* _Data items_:

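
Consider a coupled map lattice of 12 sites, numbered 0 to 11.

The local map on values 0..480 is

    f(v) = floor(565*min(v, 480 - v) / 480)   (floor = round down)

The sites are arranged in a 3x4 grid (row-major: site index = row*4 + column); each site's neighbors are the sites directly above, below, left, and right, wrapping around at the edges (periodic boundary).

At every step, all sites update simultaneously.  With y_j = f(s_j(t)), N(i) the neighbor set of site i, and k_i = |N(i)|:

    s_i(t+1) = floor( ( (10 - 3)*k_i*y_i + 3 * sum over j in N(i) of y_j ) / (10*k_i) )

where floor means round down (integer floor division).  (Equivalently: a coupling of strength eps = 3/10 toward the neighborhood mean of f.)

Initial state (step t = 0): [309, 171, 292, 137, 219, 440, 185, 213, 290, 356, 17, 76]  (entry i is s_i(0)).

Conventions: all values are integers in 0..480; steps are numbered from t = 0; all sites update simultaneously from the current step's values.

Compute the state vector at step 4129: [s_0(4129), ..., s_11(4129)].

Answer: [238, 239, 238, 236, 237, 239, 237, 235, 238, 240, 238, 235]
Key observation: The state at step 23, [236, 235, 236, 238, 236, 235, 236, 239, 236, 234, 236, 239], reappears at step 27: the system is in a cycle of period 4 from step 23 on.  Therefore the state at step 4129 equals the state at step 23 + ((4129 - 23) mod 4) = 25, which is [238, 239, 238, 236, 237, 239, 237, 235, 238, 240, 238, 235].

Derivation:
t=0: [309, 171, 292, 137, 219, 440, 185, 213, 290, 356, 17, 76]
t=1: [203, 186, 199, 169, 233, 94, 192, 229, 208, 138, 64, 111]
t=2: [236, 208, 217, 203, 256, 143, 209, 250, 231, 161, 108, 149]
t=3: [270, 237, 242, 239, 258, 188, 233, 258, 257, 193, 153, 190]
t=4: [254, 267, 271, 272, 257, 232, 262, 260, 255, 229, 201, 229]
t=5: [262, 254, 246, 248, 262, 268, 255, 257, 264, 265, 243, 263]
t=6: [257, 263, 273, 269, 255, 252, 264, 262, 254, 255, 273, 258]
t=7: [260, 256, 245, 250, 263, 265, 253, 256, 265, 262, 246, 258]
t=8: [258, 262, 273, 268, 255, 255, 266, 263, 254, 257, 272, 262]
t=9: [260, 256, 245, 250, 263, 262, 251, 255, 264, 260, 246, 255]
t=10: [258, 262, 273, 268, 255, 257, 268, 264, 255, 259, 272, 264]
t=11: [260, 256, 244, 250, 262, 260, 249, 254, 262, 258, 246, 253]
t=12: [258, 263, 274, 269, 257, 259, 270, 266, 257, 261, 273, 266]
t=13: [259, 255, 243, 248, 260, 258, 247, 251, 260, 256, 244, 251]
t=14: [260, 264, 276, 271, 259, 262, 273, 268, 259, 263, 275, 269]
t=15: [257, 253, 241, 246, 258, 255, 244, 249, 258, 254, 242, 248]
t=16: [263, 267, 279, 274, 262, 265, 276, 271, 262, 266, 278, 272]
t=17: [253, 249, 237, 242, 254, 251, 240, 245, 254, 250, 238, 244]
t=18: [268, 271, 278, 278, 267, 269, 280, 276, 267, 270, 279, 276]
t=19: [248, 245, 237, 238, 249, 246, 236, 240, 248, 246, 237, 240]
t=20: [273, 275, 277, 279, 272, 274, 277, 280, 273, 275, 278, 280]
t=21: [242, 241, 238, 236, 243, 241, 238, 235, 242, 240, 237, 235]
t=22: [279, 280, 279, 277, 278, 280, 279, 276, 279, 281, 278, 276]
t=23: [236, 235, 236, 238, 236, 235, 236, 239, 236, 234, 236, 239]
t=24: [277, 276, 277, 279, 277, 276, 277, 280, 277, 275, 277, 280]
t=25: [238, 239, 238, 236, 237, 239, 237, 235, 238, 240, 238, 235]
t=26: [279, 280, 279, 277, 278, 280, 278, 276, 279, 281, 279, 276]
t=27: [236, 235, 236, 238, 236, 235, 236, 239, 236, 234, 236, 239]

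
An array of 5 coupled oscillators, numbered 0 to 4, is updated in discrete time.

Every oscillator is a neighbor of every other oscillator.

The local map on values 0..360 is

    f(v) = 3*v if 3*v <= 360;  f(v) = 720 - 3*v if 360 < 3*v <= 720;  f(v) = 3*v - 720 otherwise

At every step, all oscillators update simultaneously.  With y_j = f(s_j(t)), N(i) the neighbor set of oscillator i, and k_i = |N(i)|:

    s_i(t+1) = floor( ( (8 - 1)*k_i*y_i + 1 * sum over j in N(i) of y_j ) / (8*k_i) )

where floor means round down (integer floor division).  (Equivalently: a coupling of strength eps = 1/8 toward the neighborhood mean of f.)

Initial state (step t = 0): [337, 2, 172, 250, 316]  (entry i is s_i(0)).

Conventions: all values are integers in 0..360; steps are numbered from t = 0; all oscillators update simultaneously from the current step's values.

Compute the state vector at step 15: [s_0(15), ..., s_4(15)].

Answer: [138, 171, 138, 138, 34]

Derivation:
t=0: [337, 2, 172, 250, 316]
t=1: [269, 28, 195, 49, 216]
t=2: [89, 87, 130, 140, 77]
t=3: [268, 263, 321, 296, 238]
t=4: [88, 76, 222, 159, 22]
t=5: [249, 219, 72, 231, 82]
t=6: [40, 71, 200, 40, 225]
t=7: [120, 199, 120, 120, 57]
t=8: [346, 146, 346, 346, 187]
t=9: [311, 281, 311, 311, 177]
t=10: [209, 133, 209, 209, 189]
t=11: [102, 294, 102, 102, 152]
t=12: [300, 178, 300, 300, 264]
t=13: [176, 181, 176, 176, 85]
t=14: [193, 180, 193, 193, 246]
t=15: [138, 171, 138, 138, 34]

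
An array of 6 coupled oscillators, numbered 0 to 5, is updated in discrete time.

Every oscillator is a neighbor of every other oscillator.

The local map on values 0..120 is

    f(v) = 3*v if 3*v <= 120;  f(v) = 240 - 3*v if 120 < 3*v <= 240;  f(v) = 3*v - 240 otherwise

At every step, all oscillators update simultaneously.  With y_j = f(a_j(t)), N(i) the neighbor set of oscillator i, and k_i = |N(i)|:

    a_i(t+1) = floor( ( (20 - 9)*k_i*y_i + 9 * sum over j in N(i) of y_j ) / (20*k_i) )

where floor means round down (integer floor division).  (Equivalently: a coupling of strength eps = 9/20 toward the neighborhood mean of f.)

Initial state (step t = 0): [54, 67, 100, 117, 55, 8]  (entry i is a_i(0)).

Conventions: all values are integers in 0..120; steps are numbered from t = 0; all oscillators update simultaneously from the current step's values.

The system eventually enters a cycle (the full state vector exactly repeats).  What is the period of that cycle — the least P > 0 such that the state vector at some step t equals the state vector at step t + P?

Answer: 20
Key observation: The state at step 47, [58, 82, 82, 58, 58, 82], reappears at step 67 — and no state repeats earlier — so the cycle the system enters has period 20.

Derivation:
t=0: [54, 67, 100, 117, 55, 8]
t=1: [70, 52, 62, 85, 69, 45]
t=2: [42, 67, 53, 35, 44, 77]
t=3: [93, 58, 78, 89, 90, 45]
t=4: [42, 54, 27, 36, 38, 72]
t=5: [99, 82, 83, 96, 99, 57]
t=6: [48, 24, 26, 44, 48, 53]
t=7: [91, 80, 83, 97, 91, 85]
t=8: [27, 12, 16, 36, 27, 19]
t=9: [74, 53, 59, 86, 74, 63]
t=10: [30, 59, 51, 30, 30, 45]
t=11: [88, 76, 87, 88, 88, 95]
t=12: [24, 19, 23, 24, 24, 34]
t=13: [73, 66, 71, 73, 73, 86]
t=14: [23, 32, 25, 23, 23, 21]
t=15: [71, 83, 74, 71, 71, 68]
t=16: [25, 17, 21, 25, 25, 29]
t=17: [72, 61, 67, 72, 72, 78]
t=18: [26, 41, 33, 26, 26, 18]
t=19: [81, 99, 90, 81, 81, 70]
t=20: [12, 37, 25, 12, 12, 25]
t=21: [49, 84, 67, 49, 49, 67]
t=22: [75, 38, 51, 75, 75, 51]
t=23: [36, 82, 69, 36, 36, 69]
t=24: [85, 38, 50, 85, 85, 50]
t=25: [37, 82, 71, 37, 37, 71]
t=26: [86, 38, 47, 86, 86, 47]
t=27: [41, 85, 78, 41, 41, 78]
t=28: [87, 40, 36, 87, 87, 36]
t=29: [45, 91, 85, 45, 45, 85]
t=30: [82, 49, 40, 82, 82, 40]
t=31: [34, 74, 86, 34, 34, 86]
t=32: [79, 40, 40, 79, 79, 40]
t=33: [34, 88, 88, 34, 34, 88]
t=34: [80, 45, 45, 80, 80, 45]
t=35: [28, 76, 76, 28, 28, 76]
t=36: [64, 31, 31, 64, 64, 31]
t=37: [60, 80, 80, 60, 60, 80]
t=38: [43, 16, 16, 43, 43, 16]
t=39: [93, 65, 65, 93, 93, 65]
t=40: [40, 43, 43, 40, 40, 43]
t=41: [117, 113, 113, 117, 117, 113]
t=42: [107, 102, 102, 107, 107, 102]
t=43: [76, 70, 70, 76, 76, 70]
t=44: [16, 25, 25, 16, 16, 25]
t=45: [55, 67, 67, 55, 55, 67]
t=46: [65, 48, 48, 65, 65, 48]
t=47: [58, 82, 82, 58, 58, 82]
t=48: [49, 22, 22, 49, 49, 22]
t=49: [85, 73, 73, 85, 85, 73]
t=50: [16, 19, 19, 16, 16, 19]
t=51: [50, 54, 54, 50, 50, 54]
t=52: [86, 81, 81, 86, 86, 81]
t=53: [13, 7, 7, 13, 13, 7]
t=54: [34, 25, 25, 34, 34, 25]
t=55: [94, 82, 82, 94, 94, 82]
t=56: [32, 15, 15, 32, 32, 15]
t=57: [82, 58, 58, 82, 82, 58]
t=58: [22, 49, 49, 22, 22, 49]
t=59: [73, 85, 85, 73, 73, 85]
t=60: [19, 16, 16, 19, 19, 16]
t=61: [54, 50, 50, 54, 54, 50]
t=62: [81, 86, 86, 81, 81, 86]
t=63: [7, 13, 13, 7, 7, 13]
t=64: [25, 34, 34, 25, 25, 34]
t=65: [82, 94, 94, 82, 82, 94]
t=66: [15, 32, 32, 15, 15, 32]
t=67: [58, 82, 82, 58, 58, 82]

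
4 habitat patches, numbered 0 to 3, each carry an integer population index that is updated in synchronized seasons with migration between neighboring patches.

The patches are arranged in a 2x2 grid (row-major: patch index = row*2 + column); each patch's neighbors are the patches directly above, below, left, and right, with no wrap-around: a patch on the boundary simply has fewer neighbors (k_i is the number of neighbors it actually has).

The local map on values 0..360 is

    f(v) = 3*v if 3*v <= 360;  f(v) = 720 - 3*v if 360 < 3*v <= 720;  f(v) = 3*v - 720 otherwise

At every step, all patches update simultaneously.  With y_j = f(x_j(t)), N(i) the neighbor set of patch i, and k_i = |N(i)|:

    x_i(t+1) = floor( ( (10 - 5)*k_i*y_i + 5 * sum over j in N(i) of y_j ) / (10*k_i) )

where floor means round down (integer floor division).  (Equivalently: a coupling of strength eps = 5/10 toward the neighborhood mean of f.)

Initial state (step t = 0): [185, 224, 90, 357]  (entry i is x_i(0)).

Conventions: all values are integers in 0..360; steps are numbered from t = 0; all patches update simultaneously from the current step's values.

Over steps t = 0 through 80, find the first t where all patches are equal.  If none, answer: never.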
...
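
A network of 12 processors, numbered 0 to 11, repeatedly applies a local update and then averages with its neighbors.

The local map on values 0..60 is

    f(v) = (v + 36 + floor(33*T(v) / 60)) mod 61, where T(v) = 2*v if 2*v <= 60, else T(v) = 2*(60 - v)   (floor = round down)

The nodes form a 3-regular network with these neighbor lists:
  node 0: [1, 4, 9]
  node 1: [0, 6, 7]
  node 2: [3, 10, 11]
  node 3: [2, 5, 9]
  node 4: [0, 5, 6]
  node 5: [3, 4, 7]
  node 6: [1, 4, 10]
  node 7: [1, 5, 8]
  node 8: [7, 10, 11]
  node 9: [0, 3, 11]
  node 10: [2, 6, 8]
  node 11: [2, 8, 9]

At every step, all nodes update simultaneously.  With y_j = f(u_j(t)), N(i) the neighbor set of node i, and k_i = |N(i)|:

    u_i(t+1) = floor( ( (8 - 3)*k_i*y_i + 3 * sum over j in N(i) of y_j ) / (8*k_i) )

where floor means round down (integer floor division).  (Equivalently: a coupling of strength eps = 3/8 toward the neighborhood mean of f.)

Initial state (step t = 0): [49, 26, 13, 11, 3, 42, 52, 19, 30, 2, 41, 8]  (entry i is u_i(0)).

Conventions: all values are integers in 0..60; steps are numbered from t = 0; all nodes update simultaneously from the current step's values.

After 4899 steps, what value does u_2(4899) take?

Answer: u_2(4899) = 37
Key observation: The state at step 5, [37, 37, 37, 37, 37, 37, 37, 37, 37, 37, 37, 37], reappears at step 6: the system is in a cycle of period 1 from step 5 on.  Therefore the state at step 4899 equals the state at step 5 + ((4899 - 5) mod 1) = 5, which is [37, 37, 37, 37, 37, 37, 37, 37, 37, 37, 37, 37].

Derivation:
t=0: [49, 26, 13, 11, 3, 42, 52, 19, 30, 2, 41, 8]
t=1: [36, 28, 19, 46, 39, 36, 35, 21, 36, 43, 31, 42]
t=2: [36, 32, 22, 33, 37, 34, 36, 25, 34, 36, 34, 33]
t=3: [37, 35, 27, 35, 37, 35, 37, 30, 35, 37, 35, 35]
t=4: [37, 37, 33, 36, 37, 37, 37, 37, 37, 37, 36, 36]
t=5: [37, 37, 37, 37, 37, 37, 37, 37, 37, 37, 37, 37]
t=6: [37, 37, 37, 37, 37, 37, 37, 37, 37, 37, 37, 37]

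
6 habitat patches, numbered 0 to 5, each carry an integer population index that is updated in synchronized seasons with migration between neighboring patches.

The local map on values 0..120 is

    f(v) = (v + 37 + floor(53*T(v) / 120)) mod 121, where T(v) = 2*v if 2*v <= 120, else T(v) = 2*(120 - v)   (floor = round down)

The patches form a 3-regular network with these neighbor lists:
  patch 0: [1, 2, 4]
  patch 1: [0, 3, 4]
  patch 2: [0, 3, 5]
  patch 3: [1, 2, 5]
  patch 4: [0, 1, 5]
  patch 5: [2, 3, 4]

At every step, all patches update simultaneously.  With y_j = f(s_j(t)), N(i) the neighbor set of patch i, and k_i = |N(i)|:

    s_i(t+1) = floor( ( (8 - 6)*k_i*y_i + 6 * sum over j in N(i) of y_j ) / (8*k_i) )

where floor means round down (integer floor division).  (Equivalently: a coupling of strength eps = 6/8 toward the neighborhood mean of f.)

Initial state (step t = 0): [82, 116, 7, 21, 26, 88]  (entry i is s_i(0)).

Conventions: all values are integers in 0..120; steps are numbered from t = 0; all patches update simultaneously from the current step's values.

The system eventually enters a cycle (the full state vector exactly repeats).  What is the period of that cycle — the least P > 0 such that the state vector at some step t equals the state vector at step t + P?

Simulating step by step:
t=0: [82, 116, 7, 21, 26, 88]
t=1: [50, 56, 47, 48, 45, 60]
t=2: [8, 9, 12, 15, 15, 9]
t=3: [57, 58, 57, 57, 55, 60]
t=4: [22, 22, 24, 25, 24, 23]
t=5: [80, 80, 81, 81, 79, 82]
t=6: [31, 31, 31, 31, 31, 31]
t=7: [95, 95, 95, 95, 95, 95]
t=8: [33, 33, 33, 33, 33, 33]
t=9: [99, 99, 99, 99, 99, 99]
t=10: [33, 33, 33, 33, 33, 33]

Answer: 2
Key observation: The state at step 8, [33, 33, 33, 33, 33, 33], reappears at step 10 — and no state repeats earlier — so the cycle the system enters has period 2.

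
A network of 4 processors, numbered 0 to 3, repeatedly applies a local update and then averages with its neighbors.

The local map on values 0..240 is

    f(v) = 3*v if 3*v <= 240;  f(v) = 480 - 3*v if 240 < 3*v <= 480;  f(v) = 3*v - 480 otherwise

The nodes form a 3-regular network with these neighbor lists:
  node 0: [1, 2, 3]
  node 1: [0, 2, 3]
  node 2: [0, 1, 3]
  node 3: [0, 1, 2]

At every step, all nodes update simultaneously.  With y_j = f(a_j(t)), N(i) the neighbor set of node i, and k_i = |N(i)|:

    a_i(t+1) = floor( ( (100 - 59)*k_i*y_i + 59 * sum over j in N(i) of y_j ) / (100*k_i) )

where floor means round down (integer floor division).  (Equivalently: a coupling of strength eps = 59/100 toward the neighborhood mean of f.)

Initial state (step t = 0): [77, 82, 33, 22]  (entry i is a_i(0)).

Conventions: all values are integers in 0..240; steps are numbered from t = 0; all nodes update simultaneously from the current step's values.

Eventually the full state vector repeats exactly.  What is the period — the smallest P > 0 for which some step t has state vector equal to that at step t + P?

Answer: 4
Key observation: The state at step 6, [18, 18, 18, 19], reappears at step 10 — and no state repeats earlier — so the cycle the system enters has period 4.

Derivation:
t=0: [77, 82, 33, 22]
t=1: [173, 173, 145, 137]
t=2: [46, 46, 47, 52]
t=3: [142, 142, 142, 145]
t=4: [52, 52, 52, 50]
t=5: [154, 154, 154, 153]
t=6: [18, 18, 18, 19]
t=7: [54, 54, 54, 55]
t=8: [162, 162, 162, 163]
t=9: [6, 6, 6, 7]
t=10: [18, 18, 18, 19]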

* _Work instructions_: Which lines run from the one holding "node 2: [3, 10, 11]" through the one holding "u_i(t+1) = floor( ( (8" in the records above? Repeat them exactly, both included, and nothing more.

* _Answer section_:
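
  node 2: [3, 10, 11]
  node 3: [2, 5, 9]
  node 4: [0, 5, 6]
  node 5: [3, 4, 7]
  node 6: [1, 4, 10]
  node 7: [1, 5, 8]
  node 8: [7, 10, 11]
  node 9: [0, 3, 11]
  node 10: [2, 6, 8]
  node 11: [2, 8, 9]

At every step, all nodes update simultaneously.  With y_j = f(u_j(t)), N(i) the neighbor set of node i, and k_i = |N(i)|:

    u_i(t+1) = floor( ( (8 - 3)*k_i*y_i + 3 * sum over j in N(i) of y_j ) / (8*k_i) )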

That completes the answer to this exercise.